[[ DATA SHOWN, beginning ]]

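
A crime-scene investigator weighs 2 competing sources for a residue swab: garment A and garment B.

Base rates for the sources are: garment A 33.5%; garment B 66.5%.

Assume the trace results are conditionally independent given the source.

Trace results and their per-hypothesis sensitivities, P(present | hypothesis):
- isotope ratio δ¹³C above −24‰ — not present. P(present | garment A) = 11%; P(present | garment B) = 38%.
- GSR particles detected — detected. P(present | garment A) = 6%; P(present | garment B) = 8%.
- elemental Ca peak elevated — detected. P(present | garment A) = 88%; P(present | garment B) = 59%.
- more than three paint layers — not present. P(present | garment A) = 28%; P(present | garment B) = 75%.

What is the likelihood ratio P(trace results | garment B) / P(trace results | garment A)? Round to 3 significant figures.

0.216

Take the product of per-trace result likelihoods under each hypothesis (using 1 − P(present | H) for each absent trace result), then divide.
  garment B: (1 − 0.38) × 0.08 × 0.59 × (1 − 0.75) = 0.007316
  garment A: (1 − 0.11) × 0.06 × 0.88 × (1 − 0.28) = 0.033834
Bayes factor = 0.007316 / 0.033834 ≈ 0.216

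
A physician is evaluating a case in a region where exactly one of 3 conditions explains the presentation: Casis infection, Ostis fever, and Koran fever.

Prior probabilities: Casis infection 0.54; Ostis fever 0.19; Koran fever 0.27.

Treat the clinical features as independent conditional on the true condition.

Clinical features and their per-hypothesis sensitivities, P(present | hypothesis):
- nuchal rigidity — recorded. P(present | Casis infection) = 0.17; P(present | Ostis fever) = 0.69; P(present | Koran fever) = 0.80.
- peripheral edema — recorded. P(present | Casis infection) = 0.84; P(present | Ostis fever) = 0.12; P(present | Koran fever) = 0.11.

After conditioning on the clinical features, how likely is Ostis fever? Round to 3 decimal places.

Multiply each prior by the joint likelihood of the clinical feature pattern:
  Casis infection: 0.54 × 0.17 × 0.84 = 0.077112
  Ostis fever: 0.19 × 0.69 × 0.12 = 0.015732
  Koran fever: 0.27 × 0.80 × 0.11 = 0.02376
Normalizing constant Z = 0.077112 + 0.015732 + 0.02376 = 0.1166.
P(Ostis fever | evidence) = 0.015732 / 0.1166 ≈ 0.135.

0.135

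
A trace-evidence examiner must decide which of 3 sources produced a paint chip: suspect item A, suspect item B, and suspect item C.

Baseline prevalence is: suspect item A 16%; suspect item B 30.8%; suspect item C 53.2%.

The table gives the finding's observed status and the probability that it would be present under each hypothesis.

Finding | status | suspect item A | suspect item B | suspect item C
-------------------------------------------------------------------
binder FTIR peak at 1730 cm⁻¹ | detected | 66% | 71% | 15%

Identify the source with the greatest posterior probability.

By Bayes' rule, the unnormalized weight for each hypothesis is prior × likelihood:
  suspect item A: 0.160 × 0.66 = 0.1056
  suspect item B: 0.308 × 0.71 = 0.21868
  suspect item C: 0.532 × 0.15 = 0.0798
Normalizing constant Z = 0.1056 + 0.21868 + 0.0798 = 0.40408.
P(suspect item A | evidence) ≈ 0.1056 / 0.40408 ≈ 0.261
P(suspect item B | evidence) ≈ 0.21868 / 0.40408 ≈ 0.541
P(suspect item C | evidence) ≈ 0.0798 / 0.40408 ≈ 0.197
The largest is 0.541, so suspect item B is most probable.

suspect item B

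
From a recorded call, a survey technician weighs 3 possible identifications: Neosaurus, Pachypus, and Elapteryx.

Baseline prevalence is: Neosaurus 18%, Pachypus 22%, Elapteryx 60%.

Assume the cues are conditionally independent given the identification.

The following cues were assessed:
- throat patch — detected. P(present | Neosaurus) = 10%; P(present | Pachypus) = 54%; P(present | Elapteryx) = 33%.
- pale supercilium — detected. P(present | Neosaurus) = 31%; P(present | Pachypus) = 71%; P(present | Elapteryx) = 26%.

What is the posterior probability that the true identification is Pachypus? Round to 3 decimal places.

0.596

For each hypothesis, the unnormalized posterior weight is prior × product of the cue likelihoods:
  Neosaurus: 0.18 × 0.10 × 0.31 = 0.00558
  Pachypus: 0.22 × 0.54 × 0.71 = 0.084348
  Elapteryx: 0.60 × 0.33 × 0.26 = 0.05148
The unnormalized weights sum to 0.14141.
P(Pachypus | evidence) = 0.084348 / 0.14141 ≈ 0.596.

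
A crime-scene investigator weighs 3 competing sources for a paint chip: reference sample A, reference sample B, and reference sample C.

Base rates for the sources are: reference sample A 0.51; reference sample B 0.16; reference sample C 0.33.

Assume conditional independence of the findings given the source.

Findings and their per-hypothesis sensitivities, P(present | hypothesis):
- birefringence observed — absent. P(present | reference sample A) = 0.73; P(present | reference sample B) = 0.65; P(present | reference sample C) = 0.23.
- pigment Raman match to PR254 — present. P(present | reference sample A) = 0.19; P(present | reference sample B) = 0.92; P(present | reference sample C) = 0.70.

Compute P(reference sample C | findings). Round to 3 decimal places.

By Bayes' rule with conditional independence, the unnormalized weight for each hypothesis is prior × ∏ likelihoods (using 1 − P(present | H) for each absent finding):
  reference sample A: 0.51 × (1 − 0.73) × 0.19 = 0.026163
  reference sample B: 0.16 × (1 − 0.65) × 0.92 = 0.05152
  reference sample C: 0.33 × (1 − 0.23) × 0.70 = 0.17787
Marginal likelihood of the evidence = 0.25555.
P(reference sample C | evidence) = 0.17787 / 0.25555 ≈ 0.696.

0.696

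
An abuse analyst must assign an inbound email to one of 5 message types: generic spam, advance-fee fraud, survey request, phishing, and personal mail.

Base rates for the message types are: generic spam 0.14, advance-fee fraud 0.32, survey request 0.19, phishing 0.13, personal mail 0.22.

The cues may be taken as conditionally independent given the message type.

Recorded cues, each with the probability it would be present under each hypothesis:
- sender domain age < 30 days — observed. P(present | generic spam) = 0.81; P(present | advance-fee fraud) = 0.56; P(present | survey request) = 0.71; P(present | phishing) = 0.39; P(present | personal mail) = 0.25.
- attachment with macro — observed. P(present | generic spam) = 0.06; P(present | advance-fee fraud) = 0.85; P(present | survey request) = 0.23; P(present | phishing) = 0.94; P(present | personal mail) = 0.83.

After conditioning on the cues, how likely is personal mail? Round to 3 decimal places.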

[[ DATA SHOWN, end ]]

- TASK INSTRUCTIONS -
Nothing in the data may change. Give it again in full.

- RESULT OF THE EXERCISE -
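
A crime-scene investigator weighs 2 competing sources for a residue swab: garment A and garment B.

Base rates for the sources are: garment A 33.5%; garment B 66.5%.

Assume the trace results are conditionally independent given the source.

Trace results and their per-hypothesis sensitivities, P(present | hypothesis):
- isotope ratio δ¹³C above −24‰ — not present. P(present | garment A) = 11%; P(present | garment B) = 38%.
- GSR particles detected — detected. P(present | garment A) = 6%; P(present | garment B) = 8%.
- elemental Ca peak elevated — detected. P(present | garment A) = 88%; P(present | garment B) = 59%.
- more than three paint layers — not present. P(present | garment A) = 28%; P(present | garment B) = 75%.

What is the likelihood ratio P(trace results | garment B) / P(trace results | garment A)? Round to 3 significant figures.

0.216

Take the product of per-trace result likelihoods under each hypothesis (using 1 − P(present | H) for each absent trace result), then divide.
  garment B: (1 − 0.38) × 0.08 × 0.59 × (1 − 0.75) = 0.007316
  garment A: (1 − 0.11) × 0.06 × 0.88 × (1 − 0.28) = 0.033834
Bayes factor = 0.007316 / 0.033834 ≈ 0.216

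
A physician is evaluating a case in a region where exactly one of 3 conditions explains the presentation: Casis infection, Ostis fever, and Koran fever.

Prior probabilities: Casis infection 0.54; Ostis fever 0.19; Koran fever 0.27.

Treat the clinical features as independent conditional on the true condition.

Clinical features and their per-hypothesis sensitivities, P(present | hypothesis):
- nuchal rigidity — recorded. P(present | Casis infection) = 0.17; P(present | Ostis fever) = 0.69; P(present | Koran fever) = 0.80.
- peripheral edema — recorded. P(present | Casis infection) = 0.84; P(present | Ostis fever) = 0.12; P(present | Koran fever) = 0.11.

After conditioning on the clinical features, how likely is Ostis fever? Round to 3 decimal places.

Multiply each prior by the joint likelihood of the clinical feature pattern:
  Casis infection: 0.54 × 0.17 × 0.84 = 0.077112
  Ostis fever: 0.19 × 0.69 × 0.12 = 0.015732
  Koran fever: 0.27 × 0.80 × 0.11 = 0.02376
Normalizing constant Z = 0.077112 + 0.015732 + 0.02376 = 0.1166.
P(Ostis fever | evidence) = 0.015732 / 0.1166 ≈ 0.135.

0.135

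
A trace-evidence examiner must decide which of 3 sources produced a paint chip: suspect item A, suspect item B, and suspect item C.

Baseline prevalence is: suspect item A 16%; suspect item B 30.8%; suspect item C 53.2%.

The table gives the finding's observed status and the probability that it would be present under each hypothesis.

Finding | status | suspect item A | suspect item B | suspect item C
-------------------------------------------------------------------
binder FTIR peak at 1730 cm⁻¹ | detected | 66% | 71% | 15%

Identify the source with the greatest posterior probability.

By Bayes' rule, the unnormalized weight for each hypothesis is prior × likelihood:
  suspect item A: 0.160 × 0.66 = 0.1056
  suspect item B: 0.308 × 0.71 = 0.21868
  suspect item C: 0.532 × 0.15 = 0.0798
Normalizing constant Z = 0.1056 + 0.21868 + 0.0798 = 0.40408.
P(suspect item A | evidence) ≈ 0.1056 / 0.40408 ≈ 0.261
P(suspect item B | evidence) ≈ 0.21868 / 0.40408 ≈ 0.541
P(suspect item C | evidence) ≈ 0.0798 / 0.40408 ≈ 0.197
The largest is 0.541, so suspect item B is most probable.

suspect item B

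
From a recorded call, a survey technician weighs 3 possible identifications: Neosaurus, Pachypus, and Elapteryx.

Baseline prevalence is: Neosaurus 18%, Pachypus 22%, Elapteryx 60%.

Assume the cues are conditionally independent given the identification.

The following cues were assessed:
- throat patch — detected. P(present | Neosaurus) = 10%; P(present | Pachypus) = 54%; P(present | Elapteryx) = 33%.
- pale supercilium — detected. P(present | Neosaurus) = 31%; P(present | Pachypus) = 71%; P(present | Elapteryx) = 26%.

What is the posterior probability that the true identification is Pachypus? Round to 3 decimal places.

0.596

For each hypothesis, the unnormalized posterior weight is prior × product of the cue likelihoods:
  Neosaurus: 0.18 × 0.10 × 0.31 = 0.00558
  Pachypus: 0.22 × 0.54 × 0.71 = 0.084348
  Elapteryx: 0.60 × 0.33 × 0.26 = 0.05148
The unnormalized weights sum to 0.14141.
P(Pachypus | evidence) = 0.084348 / 0.14141 ≈ 0.596.

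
A crime-scene investigator weighs 3 competing sources for a paint chip: reference sample A, reference sample B, and reference sample C.

Base rates for the sources are: reference sample A 0.51; reference sample B 0.16; reference sample C 0.33.

Assume conditional independence of the findings given the source.

Findings and their per-hypothesis sensitivities, P(present | hypothesis):
- birefringence observed — absent. P(present | reference sample A) = 0.73; P(present | reference sample B) = 0.65; P(present | reference sample C) = 0.23.
- pigment Raman match to PR254 — present. P(present | reference sample A) = 0.19; P(present | reference sample B) = 0.92; P(present | reference sample C) = 0.70.

Compute P(reference sample C | findings). Round to 3 decimal places.

By Bayes' rule with conditional independence, the unnormalized weight for each hypothesis is prior × ∏ likelihoods (using 1 − P(present | H) for each absent finding):
  reference sample A: 0.51 × (1 − 0.73) × 0.19 = 0.026163
  reference sample B: 0.16 × (1 − 0.65) × 0.92 = 0.05152
  reference sample C: 0.33 × (1 − 0.23) × 0.70 = 0.17787
Marginal likelihood of the evidence = 0.25555.
P(reference sample C | evidence) = 0.17787 / 0.25555 ≈ 0.696.

0.696

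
An abuse analyst must assign an inbound email to one of 5 message types: generic spam, advance-fee fraud, survey request, phishing, and personal mail.

Base rates for the message types are: generic spam 0.14, advance-fee fraud 0.32, survey request 0.19, phishing 0.13, personal mail 0.22.

The cues may be taken as conditionally independent given the message type.

Recorded cues, each with the probability it would be present under each hypothesis:
- sender domain age < 30 days — observed. P(present | generic spam) = 0.81; P(present | advance-fee fraud) = 0.56; P(present | survey request) = 0.71; P(present | phishing) = 0.39; P(present | personal mail) = 0.25.
- attachment with macro — observed. P(present | generic spam) = 0.06; P(present | advance-fee fraud) = 0.85; P(present | survey request) = 0.23; P(present | phishing) = 0.94; P(present | personal mail) = 0.83.

After conditioning on the cues, how likely is personal mail? Round to 3 decimal places.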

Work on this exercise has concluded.